» **EXERCISE OBJECTIVE**
If a line comes after the one containing "Multiply: z1 = 5.4000", leave it out; copy every line before it, and that line too, exactly as written, starting from the first line of the entries.

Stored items
=-=-=-=-=

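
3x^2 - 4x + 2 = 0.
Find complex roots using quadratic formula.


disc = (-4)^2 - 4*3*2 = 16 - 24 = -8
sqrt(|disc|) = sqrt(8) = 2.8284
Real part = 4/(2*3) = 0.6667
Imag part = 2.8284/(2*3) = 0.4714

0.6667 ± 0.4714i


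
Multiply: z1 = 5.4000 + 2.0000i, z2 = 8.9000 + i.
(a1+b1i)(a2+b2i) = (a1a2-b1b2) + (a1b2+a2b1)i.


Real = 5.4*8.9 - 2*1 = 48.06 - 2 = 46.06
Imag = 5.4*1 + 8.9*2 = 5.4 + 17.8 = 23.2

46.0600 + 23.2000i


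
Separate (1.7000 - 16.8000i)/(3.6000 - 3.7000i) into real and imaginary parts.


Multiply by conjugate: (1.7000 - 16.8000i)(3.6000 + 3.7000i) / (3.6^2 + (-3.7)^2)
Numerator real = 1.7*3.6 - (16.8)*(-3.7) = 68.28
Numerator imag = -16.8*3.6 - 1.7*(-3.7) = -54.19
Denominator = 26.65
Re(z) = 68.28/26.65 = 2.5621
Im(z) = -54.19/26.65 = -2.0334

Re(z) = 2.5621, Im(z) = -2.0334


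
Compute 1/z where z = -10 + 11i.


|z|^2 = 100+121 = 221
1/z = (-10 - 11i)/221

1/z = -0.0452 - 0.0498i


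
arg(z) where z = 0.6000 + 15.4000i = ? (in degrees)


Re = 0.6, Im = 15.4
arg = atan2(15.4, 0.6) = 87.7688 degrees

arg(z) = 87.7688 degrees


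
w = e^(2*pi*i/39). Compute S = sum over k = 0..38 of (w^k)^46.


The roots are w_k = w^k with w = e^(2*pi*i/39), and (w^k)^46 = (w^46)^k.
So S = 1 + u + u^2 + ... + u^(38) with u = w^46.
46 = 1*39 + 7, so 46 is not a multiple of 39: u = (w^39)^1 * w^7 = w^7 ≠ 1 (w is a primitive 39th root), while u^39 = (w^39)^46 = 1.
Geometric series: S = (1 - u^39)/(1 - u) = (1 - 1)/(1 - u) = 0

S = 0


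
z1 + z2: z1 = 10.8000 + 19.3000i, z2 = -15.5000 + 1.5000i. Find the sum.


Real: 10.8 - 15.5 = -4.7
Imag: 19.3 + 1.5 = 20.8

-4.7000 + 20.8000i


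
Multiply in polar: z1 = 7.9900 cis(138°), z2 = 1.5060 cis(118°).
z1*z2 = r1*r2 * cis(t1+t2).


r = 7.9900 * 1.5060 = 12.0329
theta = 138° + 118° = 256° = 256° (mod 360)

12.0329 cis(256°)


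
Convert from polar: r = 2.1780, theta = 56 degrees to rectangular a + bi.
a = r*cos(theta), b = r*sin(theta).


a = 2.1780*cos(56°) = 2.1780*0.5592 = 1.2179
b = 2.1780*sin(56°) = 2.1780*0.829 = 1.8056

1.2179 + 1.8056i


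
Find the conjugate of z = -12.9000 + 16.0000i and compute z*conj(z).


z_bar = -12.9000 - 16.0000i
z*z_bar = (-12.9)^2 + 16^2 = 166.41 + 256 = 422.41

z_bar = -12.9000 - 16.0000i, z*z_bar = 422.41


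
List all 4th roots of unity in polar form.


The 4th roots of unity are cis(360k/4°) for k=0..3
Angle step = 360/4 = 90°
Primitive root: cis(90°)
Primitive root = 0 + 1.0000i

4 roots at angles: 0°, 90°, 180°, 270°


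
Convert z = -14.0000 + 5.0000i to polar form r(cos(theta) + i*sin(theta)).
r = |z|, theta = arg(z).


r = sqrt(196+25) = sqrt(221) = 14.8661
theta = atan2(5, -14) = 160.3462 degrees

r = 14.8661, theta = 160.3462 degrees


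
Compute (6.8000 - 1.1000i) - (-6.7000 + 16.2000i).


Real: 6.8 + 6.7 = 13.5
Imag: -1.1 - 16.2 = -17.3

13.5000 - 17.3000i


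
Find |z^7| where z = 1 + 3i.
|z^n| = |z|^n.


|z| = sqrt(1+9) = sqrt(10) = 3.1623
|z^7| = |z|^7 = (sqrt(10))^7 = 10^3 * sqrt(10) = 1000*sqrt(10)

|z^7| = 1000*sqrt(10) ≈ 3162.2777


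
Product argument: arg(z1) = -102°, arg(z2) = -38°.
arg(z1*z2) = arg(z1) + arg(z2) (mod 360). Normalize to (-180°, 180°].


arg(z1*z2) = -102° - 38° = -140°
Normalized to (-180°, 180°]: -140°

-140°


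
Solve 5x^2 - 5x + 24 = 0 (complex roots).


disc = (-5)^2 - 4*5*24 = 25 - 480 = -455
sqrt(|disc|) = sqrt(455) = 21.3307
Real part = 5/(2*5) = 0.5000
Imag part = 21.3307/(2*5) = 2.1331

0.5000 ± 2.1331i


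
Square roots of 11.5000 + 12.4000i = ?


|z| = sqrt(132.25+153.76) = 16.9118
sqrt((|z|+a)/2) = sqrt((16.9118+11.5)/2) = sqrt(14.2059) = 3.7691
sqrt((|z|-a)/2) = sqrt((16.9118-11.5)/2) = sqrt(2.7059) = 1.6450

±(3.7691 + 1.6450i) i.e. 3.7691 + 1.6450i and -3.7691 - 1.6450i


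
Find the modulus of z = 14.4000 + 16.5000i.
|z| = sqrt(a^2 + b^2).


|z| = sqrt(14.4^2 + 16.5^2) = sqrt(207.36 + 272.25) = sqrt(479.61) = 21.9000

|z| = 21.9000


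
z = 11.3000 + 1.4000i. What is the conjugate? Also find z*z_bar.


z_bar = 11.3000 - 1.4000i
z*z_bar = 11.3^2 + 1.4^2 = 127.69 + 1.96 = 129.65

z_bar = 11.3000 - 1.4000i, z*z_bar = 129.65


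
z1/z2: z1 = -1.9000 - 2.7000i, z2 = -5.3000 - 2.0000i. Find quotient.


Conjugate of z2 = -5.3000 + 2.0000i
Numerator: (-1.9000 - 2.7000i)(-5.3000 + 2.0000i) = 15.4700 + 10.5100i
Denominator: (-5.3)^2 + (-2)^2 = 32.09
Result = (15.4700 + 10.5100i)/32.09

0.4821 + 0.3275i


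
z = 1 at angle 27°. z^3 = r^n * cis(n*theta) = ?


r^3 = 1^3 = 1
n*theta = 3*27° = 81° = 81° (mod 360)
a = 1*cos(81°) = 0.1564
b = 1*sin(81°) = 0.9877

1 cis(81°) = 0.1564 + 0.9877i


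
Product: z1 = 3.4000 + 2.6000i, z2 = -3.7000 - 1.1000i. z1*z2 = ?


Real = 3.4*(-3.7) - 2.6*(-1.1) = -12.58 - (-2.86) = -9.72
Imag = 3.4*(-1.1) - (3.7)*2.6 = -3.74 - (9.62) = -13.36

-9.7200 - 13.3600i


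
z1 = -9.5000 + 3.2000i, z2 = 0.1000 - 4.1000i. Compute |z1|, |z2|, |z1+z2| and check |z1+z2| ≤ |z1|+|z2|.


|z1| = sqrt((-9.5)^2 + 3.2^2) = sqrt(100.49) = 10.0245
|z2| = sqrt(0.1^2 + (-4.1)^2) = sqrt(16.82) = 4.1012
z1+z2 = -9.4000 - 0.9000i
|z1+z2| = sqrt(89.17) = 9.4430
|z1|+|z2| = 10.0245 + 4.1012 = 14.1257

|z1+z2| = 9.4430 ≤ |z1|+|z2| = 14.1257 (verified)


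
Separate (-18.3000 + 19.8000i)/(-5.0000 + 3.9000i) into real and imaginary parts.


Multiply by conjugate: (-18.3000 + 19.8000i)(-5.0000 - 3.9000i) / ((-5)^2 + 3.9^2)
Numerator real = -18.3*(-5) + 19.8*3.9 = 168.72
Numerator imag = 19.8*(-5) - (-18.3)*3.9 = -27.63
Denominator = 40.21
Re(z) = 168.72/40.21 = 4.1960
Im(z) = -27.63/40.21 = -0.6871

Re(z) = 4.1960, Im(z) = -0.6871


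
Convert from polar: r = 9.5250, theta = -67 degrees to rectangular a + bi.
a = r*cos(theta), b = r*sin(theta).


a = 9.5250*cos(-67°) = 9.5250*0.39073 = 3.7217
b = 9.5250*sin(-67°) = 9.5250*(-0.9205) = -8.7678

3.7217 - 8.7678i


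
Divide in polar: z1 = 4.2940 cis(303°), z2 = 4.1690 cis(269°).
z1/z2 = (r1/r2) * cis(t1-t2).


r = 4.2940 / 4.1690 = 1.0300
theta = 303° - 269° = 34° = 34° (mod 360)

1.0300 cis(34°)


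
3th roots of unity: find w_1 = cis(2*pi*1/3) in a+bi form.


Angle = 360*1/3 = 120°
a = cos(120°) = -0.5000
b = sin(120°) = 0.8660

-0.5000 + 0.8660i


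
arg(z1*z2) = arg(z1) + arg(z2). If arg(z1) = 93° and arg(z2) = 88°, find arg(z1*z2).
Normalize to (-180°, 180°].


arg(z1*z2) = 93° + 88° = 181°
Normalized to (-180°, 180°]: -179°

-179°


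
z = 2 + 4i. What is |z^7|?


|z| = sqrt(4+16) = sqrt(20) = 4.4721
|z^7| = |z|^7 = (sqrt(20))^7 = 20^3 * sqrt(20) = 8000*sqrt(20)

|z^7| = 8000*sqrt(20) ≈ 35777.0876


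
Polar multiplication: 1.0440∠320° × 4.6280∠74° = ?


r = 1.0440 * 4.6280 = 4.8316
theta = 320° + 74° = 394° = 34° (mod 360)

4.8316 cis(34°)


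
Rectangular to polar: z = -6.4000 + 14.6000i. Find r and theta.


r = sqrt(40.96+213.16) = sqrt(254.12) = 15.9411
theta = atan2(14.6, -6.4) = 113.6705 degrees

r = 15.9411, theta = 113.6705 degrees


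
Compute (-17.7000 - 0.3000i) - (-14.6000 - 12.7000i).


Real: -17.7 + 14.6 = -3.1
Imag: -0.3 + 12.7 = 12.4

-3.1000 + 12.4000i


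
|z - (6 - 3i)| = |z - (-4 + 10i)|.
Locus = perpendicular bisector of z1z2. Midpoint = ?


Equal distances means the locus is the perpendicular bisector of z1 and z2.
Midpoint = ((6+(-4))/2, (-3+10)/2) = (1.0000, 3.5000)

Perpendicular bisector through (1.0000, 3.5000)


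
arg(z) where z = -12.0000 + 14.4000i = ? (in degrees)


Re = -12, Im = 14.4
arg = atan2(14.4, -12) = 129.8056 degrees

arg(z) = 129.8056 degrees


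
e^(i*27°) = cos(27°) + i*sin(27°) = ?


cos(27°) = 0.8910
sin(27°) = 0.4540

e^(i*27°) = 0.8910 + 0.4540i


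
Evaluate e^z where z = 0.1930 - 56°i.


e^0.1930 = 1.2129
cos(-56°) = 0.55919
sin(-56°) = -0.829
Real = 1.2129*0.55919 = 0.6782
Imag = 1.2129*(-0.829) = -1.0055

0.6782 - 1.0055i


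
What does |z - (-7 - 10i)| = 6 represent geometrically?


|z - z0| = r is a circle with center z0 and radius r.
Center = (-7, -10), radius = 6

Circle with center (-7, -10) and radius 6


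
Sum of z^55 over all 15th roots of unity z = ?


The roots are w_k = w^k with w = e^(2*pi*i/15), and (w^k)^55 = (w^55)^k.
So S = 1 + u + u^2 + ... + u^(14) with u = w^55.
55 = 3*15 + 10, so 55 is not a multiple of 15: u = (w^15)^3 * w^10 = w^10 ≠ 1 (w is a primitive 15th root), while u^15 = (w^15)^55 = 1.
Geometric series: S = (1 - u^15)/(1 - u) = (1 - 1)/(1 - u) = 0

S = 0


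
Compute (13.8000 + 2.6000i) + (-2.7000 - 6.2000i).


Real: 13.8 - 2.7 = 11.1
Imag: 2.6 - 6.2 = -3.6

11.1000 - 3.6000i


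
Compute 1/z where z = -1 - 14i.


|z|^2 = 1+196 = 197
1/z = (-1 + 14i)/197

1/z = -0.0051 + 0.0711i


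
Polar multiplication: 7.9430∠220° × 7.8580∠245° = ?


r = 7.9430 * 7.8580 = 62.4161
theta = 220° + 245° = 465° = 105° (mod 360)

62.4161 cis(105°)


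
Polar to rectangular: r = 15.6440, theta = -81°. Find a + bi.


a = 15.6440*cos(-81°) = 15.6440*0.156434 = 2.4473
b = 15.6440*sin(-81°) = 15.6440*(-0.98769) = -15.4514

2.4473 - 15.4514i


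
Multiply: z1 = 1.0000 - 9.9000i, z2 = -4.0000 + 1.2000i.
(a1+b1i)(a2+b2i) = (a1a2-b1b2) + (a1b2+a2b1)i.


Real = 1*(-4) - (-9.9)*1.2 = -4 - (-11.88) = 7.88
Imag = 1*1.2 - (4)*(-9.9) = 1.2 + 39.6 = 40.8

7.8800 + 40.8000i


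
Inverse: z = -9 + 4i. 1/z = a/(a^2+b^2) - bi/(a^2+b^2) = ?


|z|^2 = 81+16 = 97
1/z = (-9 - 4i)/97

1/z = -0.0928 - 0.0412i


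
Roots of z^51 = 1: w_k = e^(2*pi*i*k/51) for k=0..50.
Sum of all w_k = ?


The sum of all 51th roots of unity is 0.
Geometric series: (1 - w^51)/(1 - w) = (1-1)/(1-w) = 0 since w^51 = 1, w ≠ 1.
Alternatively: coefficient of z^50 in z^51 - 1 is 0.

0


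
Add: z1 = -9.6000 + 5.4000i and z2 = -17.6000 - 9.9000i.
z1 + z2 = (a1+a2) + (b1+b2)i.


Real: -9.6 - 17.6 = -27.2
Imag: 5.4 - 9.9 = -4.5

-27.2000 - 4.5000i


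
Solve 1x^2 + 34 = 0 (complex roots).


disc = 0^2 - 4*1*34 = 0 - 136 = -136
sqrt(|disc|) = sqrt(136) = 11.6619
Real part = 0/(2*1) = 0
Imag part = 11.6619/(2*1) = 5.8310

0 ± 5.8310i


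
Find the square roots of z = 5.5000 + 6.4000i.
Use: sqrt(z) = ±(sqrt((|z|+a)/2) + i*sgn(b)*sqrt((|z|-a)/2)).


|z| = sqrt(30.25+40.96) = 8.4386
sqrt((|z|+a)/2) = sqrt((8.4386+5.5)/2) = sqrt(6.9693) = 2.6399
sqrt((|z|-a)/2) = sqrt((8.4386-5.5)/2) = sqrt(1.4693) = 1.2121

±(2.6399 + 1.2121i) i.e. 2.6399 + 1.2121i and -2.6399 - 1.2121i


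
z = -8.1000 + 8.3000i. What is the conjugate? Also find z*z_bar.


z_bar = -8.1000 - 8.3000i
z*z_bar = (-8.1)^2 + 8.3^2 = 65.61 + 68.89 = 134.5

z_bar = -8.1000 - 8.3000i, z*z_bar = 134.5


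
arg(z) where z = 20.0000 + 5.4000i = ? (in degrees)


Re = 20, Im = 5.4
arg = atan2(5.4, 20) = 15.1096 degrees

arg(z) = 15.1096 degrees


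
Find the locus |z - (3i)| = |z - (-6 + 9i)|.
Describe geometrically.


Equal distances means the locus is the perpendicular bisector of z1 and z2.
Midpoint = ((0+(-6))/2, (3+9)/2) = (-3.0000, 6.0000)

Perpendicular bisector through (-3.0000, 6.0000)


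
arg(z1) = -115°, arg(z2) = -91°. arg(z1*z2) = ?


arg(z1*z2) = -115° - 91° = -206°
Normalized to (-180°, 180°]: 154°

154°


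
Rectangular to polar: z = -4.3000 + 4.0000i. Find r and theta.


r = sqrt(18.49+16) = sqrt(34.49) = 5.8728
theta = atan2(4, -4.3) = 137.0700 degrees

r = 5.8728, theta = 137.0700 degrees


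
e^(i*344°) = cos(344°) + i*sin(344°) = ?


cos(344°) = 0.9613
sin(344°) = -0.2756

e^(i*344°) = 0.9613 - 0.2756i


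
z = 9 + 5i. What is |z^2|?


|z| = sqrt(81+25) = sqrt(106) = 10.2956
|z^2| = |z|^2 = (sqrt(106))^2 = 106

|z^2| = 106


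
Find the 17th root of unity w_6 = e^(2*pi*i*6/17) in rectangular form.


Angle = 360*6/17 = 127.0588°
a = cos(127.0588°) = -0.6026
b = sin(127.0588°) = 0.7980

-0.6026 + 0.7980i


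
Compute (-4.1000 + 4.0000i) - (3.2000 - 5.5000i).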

=-=-=-=-=

» **SOLUTION FOR THIS TASK**
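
3x^2 - 4x + 2 = 0.
Find complex roots using quadratic formula.


disc = (-4)^2 - 4*3*2 = 16 - 24 = -8
sqrt(|disc|) = sqrt(8) = 2.8284
Real part = 4/(2*3) = 0.6667
Imag part = 2.8284/(2*3) = 0.4714

0.6667 ± 0.4714i


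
Multiply: z1 = 5.4000 + 2.0000i, z2 = 8.9000 + i.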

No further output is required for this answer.